**Directions for this task:** Every line below containing the word "beginning" should be found and copied.

BEGIN

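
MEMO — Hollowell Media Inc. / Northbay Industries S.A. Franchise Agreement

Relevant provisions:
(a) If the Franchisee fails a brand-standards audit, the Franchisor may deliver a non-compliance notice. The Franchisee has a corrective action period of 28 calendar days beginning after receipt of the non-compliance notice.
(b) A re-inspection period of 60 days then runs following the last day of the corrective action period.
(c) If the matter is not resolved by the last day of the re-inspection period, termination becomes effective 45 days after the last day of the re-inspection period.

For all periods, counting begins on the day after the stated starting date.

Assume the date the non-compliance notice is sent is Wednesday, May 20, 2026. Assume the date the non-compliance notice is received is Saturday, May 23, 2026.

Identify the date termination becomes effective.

The last day of the corrective action period: May 23, 2026 + 28 days = June 20, 2026.
The last day of the re-inspection period: June 20, 2026 + 60 days = August 19, 2026.
The date termination becomes effective: August 19, 2026 + 45 days = October 3, 2026.

October 3, 2026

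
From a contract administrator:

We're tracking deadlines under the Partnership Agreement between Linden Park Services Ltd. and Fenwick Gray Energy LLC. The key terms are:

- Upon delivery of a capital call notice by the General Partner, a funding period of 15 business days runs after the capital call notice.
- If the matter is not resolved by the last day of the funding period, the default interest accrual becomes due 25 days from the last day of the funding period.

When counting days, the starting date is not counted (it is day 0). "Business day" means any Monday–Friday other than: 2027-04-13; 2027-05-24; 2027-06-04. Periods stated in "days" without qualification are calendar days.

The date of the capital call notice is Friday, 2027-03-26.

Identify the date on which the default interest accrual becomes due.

2027-05-14

The last day of the funding period: counting 15 business days from Friday, 2027-03-26 (Mar 29, Mar 30, Mar 31, Apr 1, …, Apr 15, Apr 16, Apr 19, skipping weekends and the listed holiday on Apr 13) reaches Monday, 2027-04-19.
The date on which the default interest accrual becomes due: 25 calendar days after 2027-04-19 is 2027-05-14.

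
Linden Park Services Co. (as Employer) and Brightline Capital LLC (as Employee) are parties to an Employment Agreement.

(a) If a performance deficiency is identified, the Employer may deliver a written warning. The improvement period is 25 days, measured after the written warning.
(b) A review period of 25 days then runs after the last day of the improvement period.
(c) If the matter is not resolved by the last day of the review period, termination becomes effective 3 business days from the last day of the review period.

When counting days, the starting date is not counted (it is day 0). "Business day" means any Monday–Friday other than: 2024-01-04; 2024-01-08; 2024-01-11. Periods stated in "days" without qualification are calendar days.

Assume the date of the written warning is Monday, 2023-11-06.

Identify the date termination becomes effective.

2023-12-29

Adding 25 calendar days to 2023-11-06 gives 2023-12-01, which is the last day of the improvement period.
The last day of the review period: 25 calendar days after 2023-12-01 is 2023-12-26.
From Tuesday, 2023-12-26, 3 business days (Dec 27, Dec 28, Dec 29, skipping weekends) brings us to Friday, 2023-12-29, which is the date termination becomes effective.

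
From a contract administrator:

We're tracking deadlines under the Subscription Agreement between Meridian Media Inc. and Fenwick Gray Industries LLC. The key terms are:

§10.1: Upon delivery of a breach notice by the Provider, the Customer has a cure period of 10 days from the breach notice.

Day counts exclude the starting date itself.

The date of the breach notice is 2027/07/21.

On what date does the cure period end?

2027/07/31

Adding 10 calendar days to 2027/07/21 gives 2027/07/31, which is the last day of the cure period.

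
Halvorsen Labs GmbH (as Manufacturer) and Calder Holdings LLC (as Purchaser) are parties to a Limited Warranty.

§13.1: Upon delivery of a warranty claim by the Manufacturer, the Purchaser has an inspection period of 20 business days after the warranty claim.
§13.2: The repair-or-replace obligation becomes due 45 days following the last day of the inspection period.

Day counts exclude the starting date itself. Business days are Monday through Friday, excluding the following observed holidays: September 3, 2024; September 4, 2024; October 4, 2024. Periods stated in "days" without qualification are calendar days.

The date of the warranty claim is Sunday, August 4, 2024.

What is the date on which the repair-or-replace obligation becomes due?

October 14, 2024

The last day of the inspection period: counting 20 business days from Sunday, August 4, 2024 (Aug 5, Aug 6, Aug 7, Aug 8, …, Aug 28, Aug 29, Aug 30, skipping weekends) reaches Friday, August 30, 2024.
The date on which the repair-or-replace obligation becomes due: 45 calendar days after August 30, 2024 is October 14, 2024.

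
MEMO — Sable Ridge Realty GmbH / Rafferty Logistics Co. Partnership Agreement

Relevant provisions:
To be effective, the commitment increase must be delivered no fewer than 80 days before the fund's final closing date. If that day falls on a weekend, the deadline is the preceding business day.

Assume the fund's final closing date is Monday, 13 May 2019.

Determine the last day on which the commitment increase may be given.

13 May 2019 minus 80 days is 22 February 2019. That is a Friday, so no adjustment is needed.

22 February 2019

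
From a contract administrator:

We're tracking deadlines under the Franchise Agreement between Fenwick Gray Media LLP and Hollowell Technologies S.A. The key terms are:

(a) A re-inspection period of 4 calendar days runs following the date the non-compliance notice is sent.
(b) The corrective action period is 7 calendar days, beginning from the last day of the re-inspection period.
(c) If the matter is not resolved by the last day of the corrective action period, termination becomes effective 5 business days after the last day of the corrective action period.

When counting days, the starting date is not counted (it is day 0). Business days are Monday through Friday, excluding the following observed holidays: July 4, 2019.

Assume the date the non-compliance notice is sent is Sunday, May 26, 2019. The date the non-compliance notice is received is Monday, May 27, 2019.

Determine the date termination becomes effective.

The last day of the re-inspection period: May 26, 2019 + 4 days = May 30, 2019.
The last day of the corrective action period: 7 calendar days after May 30, 2019 is June 6, 2019.
From Thursday, June 6, 2019, 5 business days (Jun 7, Jun 10, Jun 11, Jun 12, Jun 13, skipping weekends) brings us to Thursday, June 13, 2019, which is the date termination becomes effective.

June 13, 2019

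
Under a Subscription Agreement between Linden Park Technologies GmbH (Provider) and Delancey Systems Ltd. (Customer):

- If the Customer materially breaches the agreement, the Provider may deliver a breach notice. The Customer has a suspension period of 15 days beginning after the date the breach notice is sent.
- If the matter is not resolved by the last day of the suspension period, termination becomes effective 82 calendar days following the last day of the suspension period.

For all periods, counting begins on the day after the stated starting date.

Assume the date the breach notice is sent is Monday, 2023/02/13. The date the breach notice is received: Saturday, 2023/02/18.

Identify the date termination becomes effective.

The last day of the suspension period: 15 calendar days after 2023/02/13 is 2023/02/28.
The date termination becomes effective: 82 calendar days after 2023/02/28 is 2023/05/21.

2023/05/21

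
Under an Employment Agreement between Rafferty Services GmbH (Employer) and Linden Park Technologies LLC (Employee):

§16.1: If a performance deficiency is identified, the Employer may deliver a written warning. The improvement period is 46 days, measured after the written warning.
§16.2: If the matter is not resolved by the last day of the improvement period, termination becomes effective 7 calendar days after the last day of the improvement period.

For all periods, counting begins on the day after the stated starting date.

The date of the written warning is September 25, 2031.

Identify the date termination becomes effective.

The last day of the improvement period: September 25, 2031 + 46 days = November 10, 2031.
Adding 7 calendar days to November 10, 2031 gives November 17, 2031, which is the date termination becomes effective.

November 17, 2031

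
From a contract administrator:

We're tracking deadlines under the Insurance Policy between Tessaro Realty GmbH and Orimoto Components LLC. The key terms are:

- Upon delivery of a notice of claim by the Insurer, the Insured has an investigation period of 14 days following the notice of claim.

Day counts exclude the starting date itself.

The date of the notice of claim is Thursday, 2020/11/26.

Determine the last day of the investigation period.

The last day of the investigation period: 2020/11/26 + 14 days = 2020/12/10.

2020/12/10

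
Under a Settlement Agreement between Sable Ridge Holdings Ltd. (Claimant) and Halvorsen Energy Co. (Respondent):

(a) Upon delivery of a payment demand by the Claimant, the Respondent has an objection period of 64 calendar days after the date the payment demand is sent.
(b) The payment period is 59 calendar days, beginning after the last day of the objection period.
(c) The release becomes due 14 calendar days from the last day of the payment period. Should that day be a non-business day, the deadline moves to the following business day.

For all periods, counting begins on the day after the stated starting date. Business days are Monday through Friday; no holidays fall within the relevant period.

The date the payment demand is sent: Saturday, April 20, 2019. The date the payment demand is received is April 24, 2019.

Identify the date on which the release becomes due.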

END

**Written answer:**
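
(a) If the Franchisee fails a brand-standards audit, the Franchisor may deliver a non-compliance notice. The Franchisee has a corrective action period of 28 calendar days beginning after receipt of the non-compliance notice.
(b) The corrective action period is 7 calendar days, beginning from the last day of the re-inspection period.
- If the Customer materially breaches the agreement, the Provider may deliver a breach notice. The Customer has a suspension period of 15 days beginning after the date the breach notice is sent.
(b) The payment period is 59 calendar days, beginning after the last day of the objection period.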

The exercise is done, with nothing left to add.